Problem description
From the records below, pull each line that has "configuration".

Source material
◆ ◆ ◆
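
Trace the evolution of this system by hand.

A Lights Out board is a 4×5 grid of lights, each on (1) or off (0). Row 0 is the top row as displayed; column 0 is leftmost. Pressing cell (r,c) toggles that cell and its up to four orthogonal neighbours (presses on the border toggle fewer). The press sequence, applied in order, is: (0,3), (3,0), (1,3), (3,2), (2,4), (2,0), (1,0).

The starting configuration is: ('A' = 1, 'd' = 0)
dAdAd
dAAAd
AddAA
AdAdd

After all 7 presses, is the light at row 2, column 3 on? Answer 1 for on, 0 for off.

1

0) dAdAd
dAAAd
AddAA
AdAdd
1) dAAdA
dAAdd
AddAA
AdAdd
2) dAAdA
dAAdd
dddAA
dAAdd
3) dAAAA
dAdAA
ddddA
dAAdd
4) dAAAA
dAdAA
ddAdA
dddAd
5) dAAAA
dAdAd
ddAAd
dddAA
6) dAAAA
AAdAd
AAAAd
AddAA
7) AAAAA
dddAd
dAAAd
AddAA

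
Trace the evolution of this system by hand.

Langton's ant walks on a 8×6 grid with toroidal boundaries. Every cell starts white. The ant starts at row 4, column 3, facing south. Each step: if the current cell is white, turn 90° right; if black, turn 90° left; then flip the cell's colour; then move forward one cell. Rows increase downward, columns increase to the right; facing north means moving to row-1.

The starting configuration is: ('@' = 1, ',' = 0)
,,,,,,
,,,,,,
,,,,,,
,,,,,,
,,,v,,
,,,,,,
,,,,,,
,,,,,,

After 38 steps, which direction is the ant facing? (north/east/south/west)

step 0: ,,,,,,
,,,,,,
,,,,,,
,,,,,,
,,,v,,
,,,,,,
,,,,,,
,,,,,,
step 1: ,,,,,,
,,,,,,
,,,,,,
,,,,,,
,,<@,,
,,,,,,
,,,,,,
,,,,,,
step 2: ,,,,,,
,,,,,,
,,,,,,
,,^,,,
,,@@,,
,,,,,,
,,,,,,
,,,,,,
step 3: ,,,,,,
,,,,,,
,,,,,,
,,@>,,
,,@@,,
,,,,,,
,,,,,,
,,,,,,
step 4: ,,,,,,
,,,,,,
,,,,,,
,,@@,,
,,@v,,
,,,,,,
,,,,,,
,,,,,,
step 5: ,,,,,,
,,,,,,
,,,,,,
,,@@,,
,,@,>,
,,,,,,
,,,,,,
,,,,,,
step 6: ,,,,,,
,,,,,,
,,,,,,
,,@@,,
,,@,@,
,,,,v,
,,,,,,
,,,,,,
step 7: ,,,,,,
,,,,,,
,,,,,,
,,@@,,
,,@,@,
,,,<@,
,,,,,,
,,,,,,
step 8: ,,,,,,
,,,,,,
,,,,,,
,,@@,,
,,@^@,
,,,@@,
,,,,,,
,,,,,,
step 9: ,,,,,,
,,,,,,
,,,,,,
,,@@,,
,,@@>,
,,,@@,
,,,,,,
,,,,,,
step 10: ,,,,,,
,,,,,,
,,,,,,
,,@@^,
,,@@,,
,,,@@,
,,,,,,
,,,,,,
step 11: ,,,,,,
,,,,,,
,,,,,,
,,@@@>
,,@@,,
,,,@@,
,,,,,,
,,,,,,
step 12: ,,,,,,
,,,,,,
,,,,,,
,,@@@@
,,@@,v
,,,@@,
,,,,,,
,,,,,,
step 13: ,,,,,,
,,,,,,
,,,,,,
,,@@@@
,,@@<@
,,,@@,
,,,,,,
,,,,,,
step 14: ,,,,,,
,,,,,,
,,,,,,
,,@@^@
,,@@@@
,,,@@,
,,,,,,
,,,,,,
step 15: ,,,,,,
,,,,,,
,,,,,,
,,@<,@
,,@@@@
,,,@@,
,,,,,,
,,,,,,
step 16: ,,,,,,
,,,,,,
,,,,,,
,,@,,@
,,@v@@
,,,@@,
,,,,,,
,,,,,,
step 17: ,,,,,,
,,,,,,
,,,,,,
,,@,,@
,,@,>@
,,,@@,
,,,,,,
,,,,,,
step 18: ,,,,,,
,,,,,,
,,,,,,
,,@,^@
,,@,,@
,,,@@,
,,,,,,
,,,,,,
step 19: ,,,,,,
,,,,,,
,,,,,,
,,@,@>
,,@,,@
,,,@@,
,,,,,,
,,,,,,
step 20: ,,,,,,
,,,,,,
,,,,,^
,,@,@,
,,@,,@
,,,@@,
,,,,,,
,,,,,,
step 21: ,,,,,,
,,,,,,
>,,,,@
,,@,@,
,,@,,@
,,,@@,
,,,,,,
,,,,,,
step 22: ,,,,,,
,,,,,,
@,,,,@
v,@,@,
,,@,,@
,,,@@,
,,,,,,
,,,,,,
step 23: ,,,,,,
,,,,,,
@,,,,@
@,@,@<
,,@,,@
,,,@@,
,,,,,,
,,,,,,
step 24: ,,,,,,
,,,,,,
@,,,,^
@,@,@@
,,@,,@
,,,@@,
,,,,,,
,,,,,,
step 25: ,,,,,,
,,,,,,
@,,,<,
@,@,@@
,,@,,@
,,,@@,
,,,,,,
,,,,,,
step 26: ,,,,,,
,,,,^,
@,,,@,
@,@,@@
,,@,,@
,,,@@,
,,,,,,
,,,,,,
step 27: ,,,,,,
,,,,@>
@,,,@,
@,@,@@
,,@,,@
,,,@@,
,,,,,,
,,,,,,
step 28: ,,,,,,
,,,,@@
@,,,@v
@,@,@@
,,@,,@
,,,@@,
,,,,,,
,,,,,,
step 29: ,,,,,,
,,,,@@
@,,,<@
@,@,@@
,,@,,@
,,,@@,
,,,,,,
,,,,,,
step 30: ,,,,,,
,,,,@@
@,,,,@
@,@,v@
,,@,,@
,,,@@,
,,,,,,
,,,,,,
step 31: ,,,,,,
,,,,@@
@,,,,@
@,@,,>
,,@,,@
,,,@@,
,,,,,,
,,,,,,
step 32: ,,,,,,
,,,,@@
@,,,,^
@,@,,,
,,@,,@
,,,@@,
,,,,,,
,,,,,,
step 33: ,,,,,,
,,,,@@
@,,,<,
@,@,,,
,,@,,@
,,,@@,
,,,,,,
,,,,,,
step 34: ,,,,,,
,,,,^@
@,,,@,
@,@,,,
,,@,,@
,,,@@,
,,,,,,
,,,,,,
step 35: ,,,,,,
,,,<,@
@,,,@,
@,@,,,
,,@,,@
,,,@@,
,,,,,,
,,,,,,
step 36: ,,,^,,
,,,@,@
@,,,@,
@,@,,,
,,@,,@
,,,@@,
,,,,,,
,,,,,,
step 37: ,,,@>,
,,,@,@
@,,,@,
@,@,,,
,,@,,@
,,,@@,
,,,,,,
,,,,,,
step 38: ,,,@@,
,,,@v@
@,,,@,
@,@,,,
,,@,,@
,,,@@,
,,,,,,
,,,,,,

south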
◆ ◆ ◆
Reply
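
The starting configuration is: ('A' = 1, 'd' = 0)
The starting configuration is: ('@' = 1, ',' = 0)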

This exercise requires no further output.